Collected data entries
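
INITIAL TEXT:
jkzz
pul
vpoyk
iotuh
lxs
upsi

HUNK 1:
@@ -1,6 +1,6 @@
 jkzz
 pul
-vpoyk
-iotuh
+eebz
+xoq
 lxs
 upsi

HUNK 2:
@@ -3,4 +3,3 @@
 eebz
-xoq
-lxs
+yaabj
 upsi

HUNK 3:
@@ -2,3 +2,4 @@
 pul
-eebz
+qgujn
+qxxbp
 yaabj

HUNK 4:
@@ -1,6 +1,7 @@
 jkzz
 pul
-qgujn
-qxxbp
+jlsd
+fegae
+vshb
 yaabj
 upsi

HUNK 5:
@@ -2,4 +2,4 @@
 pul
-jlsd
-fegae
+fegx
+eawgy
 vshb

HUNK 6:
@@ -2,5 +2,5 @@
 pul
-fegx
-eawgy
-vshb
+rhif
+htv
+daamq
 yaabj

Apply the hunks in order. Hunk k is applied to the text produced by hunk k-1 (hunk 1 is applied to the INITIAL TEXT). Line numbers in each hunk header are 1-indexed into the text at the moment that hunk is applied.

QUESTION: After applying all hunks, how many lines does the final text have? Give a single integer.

Answer: 7

Derivation:
Hunk 1: at line 1 remove [vpoyk,iotuh] add [eebz,xoq] -> 6 lines: jkzz pul eebz xoq lxs upsi
Hunk 2: at line 3 remove [xoq,lxs] add [yaabj] -> 5 lines: jkzz pul eebz yaabj upsi
Hunk 3: at line 2 remove [eebz] add [qgujn,qxxbp] -> 6 lines: jkzz pul qgujn qxxbp yaabj upsi
Hunk 4: at line 1 remove [qgujn,qxxbp] add [jlsd,fegae,vshb] -> 7 lines: jkzz pul jlsd fegae vshb yaabj upsi
Hunk 5: at line 2 remove [jlsd,fegae] add [fegx,eawgy] -> 7 lines: jkzz pul fegx eawgy vshb yaabj upsi
Hunk 6: at line 2 remove [fegx,eawgy,vshb] add [rhif,htv,daamq] -> 7 lines: jkzz pul rhif htv daamq yaabj upsi
Final line count: 7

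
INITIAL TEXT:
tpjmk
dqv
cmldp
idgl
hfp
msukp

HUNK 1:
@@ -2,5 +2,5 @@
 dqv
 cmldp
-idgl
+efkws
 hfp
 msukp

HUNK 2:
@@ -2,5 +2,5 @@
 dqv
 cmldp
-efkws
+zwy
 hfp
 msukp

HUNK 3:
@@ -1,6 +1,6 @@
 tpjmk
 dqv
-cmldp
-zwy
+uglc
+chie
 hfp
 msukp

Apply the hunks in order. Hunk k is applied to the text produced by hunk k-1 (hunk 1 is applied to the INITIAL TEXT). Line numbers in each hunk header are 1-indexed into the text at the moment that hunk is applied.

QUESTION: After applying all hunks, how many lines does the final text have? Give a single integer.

Hunk 1: at line 2 remove [idgl] add [efkws] -> 6 lines: tpjmk dqv cmldp efkws hfp msukp
Hunk 2: at line 2 remove [efkws] add [zwy] -> 6 lines: tpjmk dqv cmldp zwy hfp msukp
Hunk 3: at line 1 remove [cmldp,zwy] add [uglc,chie] -> 6 lines: tpjmk dqv uglc chie hfp msukp
Final line count: 6

Answer: 6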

### What the task asks
Every line of the data above should be copied exactly.

### Output
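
INITIAL TEXT:
jkzz
pul
vpoyk
iotuh
lxs
upsi

HUNK 1:
@@ -1,6 +1,6 @@
 jkzz
 pul
-vpoyk
-iotuh
+eebz
+xoq
 lxs
 upsi

HUNK 2:
@@ -3,4 +3,3 @@
 eebz
-xoq
-lxs
+yaabj
 upsi

HUNK 3:
@@ -2,3 +2,4 @@
 pul
-eebz
+qgujn
+qxxbp
 yaabj

HUNK 4:
@@ -1,6 +1,7 @@
 jkzz
 pul
-qgujn
-qxxbp
+jlsd
+fegae
+vshb
 yaabj
 upsi

HUNK 5:
@@ -2,4 +2,4 @@
 pul
-jlsd
-fegae
+fegx
+eawgy
 vshb

HUNK 6:
@@ -2,5 +2,5 @@
 pul
-fegx
-eawgy
-vshb
+rhif
+htv
+daamq
 yaabj

Apply the hunks in order. Hunk k is applied to the text produced by hunk k-1 (hunk 1 is applied to the INITIAL TEXT). Line numbers in each hunk header are 1-indexed into the text at the moment that hunk is applied.

QUESTION: After applying all hunks, how many lines does the final text have? Give a single integer.

Answer: 7

Derivation:
Hunk 1: at line 1 remove [vpoyk,iotuh] add [eebz,xoq] -> 6 lines: jkzz pul eebz xoq lxs upsi
Hunk 2: at line 3 remove [xoq,lxs] add [yaabj] -> 5 lines: jkzz pul eebz yaabj upsi
Hunk 3: at line 2 remove [eebz] add [qgujn,qxxbp] -> 6 lines: jkzz pul qgujn qxxbp yaabj upsi
Hunk 4: at line 1 remove [qgujn,qxxbp] add [jlsd,fegae,vshb] -> 7 lines: jkzz pul jlsd fegae vshb yaabj upsi
Hunk 5: at line 2 remove [jlsd,fegae] add [fegx,eawgy] -> 7 lines: jkzz pul fegx eawgy vshb yaabj upsi
Hunk 6: at line 2 remove [fegx,eawgy,vshb] add [rhif,htv,daamq] -> 7 lines: jkzz pul rhif htv daamq yaabj upsi
Final line count: 7

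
INITIAL TEXT:
tpjmk
dqv
cmldp
idgl
hfp
msukp

HUNK 1:
@@ -2,5 +2,5 @@
 dqv
 cmldp
-idgl
+efkws
 hfp
 msukp

HUNK 2:
@@ -2,5 +2,5 @@
 dqv
 cmldp
-efkws
+zwy
 hfp
 msukp

HUNK 3:
@@ -1,6 +1,6 @@
 tpjmk
 dqv
-cmldp
-zwy
+uglc
+chie
 hfp
 msukp

Apply the hunks in order. Hunk k is applied to the text produced by hunk k-1 (hunk 1 is applied to the INITIAL TEXT). Line numbers in each hunk header are 1-indexed into the text at the moment that hunk is applied.

QUESTION: After applying all hunks, how many lines does the final text have? Give a single integer.

Hunk 1: at line 2 remove [idgl] add [efkws] -> 6 lines: tpjmk dqv cmldp efkws hfp msukp
Hunk 2: at line 2 remove [efkws] add [zwy] -> 6 lines: tpjmk dqv cmldp zwy hfp msukp
Hunk 3: at line 1 remove [cmldp,zwy] add [uglc,chie] -> 6 lines: tpjmk dqv uglc chie hfp msukp
Final line count: 6

Answer: 6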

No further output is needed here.